Records from a data collection
____________________

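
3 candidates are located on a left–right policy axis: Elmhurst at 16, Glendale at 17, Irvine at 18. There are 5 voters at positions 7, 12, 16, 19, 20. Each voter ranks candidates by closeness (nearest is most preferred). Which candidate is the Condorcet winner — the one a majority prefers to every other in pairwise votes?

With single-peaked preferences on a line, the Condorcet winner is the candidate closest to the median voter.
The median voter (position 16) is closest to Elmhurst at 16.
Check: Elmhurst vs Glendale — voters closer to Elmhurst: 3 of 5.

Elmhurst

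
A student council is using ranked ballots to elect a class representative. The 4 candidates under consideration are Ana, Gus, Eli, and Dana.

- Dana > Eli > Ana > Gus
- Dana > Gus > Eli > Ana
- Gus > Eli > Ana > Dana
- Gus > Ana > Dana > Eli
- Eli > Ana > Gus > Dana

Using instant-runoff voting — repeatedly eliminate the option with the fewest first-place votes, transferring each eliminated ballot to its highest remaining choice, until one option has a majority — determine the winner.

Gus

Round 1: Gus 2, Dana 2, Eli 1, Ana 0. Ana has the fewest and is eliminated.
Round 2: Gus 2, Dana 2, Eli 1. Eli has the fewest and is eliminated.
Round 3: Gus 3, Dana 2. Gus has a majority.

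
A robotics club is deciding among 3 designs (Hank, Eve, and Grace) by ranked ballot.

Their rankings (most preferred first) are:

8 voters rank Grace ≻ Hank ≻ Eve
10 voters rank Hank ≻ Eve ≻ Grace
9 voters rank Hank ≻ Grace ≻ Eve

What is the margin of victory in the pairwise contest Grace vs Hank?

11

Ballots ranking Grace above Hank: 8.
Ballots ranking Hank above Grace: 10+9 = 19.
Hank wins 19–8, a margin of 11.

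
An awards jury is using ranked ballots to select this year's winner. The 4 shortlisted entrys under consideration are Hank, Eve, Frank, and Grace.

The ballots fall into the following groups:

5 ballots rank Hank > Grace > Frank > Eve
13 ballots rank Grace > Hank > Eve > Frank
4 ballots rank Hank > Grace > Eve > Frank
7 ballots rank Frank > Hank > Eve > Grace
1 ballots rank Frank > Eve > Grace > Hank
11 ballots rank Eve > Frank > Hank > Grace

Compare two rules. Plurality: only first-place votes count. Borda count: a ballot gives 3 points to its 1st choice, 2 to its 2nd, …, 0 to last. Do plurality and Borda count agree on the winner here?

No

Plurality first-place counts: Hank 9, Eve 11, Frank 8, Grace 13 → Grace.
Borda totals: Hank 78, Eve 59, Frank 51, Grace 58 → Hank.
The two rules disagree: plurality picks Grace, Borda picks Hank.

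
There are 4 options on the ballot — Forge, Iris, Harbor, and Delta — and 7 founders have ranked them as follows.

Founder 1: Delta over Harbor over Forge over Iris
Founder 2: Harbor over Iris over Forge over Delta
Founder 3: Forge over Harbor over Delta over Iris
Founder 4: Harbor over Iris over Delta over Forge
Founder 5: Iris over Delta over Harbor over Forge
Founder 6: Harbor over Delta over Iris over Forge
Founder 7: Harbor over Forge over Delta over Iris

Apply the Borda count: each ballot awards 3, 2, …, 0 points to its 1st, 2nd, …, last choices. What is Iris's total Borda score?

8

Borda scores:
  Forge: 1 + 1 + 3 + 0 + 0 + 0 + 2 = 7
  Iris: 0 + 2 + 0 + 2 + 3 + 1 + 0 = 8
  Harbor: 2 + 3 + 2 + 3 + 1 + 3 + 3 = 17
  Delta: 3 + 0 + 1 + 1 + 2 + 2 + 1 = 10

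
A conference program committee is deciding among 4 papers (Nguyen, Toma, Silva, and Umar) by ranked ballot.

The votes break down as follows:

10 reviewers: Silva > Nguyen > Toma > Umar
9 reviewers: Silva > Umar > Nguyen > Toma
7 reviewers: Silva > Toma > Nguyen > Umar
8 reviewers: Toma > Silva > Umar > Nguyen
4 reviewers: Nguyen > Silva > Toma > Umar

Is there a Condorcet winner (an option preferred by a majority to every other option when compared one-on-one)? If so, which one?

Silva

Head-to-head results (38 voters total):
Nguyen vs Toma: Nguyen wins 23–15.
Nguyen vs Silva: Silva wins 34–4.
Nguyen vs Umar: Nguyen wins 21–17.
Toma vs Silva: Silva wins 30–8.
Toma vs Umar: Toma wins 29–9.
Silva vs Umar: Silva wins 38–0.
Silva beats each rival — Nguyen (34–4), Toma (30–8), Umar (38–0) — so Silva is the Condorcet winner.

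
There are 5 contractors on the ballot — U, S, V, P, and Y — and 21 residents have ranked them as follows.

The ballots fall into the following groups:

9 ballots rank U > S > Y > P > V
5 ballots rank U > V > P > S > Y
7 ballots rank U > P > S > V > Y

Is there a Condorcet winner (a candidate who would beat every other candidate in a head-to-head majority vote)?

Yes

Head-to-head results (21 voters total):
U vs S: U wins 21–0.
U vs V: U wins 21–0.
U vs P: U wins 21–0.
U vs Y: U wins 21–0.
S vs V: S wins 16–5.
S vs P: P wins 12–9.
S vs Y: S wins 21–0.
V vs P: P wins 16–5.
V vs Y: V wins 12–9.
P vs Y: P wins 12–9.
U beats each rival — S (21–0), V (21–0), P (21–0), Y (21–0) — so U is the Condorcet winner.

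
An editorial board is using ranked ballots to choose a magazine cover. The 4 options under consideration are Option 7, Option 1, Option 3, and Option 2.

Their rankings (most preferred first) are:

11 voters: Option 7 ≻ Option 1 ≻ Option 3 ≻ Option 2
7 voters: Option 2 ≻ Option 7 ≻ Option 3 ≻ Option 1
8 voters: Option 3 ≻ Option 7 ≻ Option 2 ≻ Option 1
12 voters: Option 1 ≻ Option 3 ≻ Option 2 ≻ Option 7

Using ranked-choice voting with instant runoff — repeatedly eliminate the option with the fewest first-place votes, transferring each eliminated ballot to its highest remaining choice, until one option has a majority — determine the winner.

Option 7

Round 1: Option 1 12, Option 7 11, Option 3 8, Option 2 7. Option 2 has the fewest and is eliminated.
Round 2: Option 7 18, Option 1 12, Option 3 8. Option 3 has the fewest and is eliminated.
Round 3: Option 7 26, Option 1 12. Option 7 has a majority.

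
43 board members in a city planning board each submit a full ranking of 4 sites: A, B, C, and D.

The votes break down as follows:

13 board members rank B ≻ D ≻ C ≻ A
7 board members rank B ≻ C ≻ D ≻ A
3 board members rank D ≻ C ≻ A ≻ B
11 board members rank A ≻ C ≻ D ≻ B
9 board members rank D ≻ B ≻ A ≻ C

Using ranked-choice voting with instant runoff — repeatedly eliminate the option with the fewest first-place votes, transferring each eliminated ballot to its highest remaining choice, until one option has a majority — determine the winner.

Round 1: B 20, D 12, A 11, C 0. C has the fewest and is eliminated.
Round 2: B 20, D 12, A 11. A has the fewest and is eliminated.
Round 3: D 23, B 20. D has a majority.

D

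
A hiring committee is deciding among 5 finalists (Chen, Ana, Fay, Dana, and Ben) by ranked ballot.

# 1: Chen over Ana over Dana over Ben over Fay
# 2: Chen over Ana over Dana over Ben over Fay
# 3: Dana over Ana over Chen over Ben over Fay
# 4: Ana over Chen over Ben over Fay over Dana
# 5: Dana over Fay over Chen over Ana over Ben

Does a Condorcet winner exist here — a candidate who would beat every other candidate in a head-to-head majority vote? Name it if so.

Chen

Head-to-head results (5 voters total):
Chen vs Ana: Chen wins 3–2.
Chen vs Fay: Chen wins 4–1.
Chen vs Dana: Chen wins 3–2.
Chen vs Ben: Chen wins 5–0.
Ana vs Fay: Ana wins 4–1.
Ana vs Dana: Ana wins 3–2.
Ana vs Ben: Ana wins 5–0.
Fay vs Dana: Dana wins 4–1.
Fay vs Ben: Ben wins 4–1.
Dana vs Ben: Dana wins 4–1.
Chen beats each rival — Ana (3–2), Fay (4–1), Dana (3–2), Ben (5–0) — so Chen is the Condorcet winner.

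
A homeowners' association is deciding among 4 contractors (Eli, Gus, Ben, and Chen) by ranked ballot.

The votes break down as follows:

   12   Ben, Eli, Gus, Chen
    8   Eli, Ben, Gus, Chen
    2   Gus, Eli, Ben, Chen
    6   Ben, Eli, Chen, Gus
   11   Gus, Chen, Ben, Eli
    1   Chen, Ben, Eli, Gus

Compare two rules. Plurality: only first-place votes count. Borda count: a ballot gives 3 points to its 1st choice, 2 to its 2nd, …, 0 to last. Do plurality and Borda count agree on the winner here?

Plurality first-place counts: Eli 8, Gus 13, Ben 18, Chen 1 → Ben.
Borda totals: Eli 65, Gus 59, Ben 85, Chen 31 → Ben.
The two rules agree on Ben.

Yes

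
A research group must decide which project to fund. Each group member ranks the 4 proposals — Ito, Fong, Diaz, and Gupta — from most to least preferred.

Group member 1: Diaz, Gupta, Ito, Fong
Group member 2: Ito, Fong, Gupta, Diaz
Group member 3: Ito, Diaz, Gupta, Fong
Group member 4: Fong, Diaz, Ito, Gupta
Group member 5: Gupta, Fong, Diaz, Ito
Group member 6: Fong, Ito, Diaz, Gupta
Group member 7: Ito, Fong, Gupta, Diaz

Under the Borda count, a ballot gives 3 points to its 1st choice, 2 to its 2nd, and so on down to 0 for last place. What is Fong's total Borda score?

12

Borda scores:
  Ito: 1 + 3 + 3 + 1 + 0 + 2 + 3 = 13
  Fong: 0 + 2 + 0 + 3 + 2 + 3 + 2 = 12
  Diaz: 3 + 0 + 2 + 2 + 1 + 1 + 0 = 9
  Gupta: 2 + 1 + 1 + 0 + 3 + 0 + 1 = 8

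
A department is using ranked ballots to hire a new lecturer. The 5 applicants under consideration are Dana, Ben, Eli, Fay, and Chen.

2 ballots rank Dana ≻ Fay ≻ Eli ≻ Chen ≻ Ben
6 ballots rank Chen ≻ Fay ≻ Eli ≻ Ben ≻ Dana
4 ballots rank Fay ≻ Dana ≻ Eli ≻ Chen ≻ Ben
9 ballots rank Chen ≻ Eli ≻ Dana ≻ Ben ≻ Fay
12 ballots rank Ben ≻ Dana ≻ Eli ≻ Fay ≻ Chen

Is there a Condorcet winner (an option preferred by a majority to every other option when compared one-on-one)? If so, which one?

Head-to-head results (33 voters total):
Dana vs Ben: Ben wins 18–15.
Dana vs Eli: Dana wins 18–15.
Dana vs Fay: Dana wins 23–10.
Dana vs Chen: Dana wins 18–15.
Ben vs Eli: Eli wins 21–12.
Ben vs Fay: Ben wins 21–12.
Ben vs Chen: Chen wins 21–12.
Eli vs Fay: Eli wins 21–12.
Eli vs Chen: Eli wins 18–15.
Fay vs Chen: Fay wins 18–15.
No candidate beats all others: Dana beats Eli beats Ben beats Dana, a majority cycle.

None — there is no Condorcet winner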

____________________

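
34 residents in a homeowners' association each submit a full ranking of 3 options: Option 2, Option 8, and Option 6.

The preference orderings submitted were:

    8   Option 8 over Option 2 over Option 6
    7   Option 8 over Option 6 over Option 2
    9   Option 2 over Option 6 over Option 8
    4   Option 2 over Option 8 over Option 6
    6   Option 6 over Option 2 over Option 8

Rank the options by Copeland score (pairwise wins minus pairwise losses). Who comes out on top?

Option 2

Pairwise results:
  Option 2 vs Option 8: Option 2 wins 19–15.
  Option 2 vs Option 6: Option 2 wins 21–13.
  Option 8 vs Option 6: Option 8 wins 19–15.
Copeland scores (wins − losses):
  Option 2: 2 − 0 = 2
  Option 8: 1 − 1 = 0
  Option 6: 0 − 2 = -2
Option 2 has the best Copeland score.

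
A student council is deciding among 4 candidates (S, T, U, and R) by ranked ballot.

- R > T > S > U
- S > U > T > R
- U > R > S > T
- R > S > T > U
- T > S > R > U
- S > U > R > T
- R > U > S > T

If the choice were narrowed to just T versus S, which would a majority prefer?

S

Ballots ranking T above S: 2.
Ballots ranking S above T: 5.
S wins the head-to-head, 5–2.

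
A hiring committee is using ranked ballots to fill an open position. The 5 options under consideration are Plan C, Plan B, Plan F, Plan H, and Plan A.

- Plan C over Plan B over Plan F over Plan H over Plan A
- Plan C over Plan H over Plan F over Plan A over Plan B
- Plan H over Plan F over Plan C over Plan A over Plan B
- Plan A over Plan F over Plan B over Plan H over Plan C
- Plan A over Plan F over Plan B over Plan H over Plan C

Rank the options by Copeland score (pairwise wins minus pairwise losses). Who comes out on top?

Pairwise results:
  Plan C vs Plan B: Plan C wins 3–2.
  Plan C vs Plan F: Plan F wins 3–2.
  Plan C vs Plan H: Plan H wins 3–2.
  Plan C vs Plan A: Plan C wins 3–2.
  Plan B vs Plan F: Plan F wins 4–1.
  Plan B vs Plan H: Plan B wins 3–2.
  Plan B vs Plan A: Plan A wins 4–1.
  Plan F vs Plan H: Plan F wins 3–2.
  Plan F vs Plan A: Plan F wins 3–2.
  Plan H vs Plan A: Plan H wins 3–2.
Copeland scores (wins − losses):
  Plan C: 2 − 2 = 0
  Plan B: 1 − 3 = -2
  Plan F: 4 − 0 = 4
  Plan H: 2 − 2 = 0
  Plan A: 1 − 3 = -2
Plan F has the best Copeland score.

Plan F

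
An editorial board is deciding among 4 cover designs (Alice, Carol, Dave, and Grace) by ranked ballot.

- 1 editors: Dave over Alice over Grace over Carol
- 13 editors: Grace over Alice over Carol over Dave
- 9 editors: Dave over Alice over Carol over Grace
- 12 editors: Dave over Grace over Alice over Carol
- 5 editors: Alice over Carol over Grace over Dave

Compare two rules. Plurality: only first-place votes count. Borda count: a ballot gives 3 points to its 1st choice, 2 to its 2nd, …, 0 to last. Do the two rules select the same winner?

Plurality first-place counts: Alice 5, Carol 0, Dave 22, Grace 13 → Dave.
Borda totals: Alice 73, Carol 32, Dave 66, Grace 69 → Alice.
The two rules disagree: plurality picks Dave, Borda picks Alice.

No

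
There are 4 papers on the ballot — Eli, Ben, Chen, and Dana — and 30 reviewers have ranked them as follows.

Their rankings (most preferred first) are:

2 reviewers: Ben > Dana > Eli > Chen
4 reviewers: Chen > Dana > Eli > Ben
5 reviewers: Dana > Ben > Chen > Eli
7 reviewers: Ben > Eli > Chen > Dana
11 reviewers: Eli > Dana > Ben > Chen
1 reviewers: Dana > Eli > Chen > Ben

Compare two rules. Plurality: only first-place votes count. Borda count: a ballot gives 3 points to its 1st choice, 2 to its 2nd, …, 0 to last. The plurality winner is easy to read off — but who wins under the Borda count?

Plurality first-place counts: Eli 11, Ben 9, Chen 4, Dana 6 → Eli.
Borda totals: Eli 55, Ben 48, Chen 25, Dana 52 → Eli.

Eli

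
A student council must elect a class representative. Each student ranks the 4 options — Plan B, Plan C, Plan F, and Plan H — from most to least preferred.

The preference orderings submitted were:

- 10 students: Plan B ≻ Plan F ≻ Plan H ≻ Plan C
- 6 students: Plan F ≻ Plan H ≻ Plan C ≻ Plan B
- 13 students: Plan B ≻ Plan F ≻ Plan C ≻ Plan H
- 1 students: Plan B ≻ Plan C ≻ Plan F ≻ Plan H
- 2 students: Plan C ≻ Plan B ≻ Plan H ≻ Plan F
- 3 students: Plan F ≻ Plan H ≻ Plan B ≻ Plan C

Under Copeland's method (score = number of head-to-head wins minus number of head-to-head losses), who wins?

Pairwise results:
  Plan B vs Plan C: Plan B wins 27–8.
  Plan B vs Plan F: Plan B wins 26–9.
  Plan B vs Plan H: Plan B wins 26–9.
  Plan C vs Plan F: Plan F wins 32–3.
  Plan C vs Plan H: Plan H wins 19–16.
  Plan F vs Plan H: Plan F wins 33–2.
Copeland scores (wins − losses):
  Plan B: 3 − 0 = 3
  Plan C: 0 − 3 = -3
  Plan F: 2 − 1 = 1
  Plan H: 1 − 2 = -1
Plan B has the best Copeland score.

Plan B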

____________________

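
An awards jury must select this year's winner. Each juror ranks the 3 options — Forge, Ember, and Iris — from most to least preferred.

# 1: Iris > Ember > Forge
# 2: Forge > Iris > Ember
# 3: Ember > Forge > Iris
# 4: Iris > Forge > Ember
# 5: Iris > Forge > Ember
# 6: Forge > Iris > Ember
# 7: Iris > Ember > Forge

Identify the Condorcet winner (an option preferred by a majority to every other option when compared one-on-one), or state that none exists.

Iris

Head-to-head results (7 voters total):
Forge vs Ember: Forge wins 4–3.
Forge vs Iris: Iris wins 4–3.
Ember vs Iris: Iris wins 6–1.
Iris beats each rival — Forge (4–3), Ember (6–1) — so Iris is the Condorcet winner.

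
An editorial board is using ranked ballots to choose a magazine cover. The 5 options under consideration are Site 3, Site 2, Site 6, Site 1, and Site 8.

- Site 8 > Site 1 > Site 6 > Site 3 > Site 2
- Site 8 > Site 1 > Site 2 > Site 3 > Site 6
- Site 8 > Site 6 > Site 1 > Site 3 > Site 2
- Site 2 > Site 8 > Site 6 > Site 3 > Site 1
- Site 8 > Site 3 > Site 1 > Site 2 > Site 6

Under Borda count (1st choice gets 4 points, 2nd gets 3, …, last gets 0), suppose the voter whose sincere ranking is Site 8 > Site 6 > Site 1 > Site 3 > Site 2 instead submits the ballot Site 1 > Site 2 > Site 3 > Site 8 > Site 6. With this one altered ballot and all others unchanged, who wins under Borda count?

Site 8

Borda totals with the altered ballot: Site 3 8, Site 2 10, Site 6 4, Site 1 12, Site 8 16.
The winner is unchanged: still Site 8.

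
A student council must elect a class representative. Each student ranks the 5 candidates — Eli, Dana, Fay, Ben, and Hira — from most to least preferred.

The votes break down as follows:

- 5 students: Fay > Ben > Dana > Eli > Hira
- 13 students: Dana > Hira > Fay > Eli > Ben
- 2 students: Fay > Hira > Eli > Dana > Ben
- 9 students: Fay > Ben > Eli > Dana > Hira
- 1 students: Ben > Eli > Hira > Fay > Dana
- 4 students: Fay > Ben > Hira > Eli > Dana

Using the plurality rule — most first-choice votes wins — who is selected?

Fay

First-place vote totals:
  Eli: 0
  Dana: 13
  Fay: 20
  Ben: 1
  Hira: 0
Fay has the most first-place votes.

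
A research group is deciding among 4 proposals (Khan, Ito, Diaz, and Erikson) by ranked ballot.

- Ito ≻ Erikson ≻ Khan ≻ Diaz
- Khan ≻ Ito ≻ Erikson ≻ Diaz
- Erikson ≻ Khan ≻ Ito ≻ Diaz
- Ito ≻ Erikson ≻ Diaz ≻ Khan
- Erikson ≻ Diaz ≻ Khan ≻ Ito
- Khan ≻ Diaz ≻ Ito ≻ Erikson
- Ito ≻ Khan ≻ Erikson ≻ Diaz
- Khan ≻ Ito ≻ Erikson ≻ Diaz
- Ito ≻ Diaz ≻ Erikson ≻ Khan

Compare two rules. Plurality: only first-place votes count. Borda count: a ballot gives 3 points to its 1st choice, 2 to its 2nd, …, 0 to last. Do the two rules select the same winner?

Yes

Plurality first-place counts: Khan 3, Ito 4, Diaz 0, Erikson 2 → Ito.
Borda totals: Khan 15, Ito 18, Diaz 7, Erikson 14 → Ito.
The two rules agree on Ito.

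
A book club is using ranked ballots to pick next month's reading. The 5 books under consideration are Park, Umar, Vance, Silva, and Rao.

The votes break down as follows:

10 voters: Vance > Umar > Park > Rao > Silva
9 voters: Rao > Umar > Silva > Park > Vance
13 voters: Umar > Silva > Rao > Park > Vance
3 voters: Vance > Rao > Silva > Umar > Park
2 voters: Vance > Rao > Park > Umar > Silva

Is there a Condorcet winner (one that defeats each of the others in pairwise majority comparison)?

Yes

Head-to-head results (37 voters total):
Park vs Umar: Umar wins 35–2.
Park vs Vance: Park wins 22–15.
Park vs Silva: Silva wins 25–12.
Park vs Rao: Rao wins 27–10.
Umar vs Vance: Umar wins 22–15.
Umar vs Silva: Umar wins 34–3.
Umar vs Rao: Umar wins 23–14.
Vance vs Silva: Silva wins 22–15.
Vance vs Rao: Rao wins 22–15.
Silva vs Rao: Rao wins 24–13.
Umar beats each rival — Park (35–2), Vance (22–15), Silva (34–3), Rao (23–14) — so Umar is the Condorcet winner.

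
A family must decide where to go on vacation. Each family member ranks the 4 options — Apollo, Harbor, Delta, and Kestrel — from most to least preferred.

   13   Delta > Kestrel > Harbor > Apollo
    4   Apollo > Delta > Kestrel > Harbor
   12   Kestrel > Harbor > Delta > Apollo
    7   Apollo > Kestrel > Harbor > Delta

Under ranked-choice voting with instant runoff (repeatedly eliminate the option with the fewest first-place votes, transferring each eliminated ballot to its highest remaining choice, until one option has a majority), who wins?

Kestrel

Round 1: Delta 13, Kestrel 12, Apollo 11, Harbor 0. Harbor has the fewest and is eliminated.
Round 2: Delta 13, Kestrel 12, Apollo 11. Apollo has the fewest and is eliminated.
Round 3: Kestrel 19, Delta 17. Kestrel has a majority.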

____________________

» Work order
Copy out the range of lines above starting at the line with "9 reviewers: Silva > Umar > Nguyen > Toma" and ending at the line with "12 voters: Option", exactly and including both.

» Result of the exercise
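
9 reviewers: Silva > Umar > Nguyen > Toma
7 reviewers: Silva > Toma > Nguyen > Umar
8 reviewers: Toma > Silva > Umar > Nguyen
4 reviewers: Nguyen > Silva > Toma > Umar

Is there a Condorcet winner (an option preferred by a majority to every other option when compared one-on-one)? If so, which one?

Silva

Head-to-head results (38 voters total):
Nguyen vs Toma: Nguyen wins 23–15.
Nguyen vs Silva: Silva wins 34–4.
Nguyen vs Umar: Nguyen wins 21–17.
Toma vs Silva: Silva wins 30–8.
Toma vs Umar: Toma wins 29–9.
Silva vs Umar: Silva wins 38–0.
Silva beats each rival — Nguyen (34–4), Toma (30–8), Umar (38–0) — so Silva is the Condorcet winner.

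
There are 5 contractors on the ballot — U, S, V, P, and Y — and 21 residents have ranked them as follows.

The ballots fall into the following groups:

9 ballots rank U > S > Y > P > V
5 ballots rank U > V > P > S > Y
7 ballots rank U > P > S > V > Y

Is there a Condorcet winner (a candidate who would beat every other candidate in a head-to-head majority vote)?

Yes

Head-to-head results (21 voters total):
U vs S: U wins 21–0.
U vs V: U wins 21–0.
U vs P: U wins 21–0.
U vs Y: U wins 21–0.
S vs V: S wins 16–5.
S vs P: P wins 12–9.
S vs Y: S wins 21–0.
V vs P: P wins 16–5.
V vs Y: V wins 12–9.
P vs Y: P wins 12–9.
U beats each rival — S (21–0), V (21–0), P (21–0), Y (21–0) — so U is the Condorcet winner.

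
An editorial board is using ranked ballots to choose a magazine cover. The 4 options under consideration are Option 7, Option 1, Option 3, and Option 2.

Their rankings (most preferred first) are:

11 voters: Option 7 ≻ Option 1 ≻ Option 3 ≻ Option 2
7 voters: Option 2 ≻ Option 7 ≻ Option 3 ≻ Option 1
8 voters: Option 3 ≻ Option 7 ≻ Option 2 ≻ Option 1
12 voters: Option 1 ≻ Option 3 ≻ Option 2 ≻ Option 7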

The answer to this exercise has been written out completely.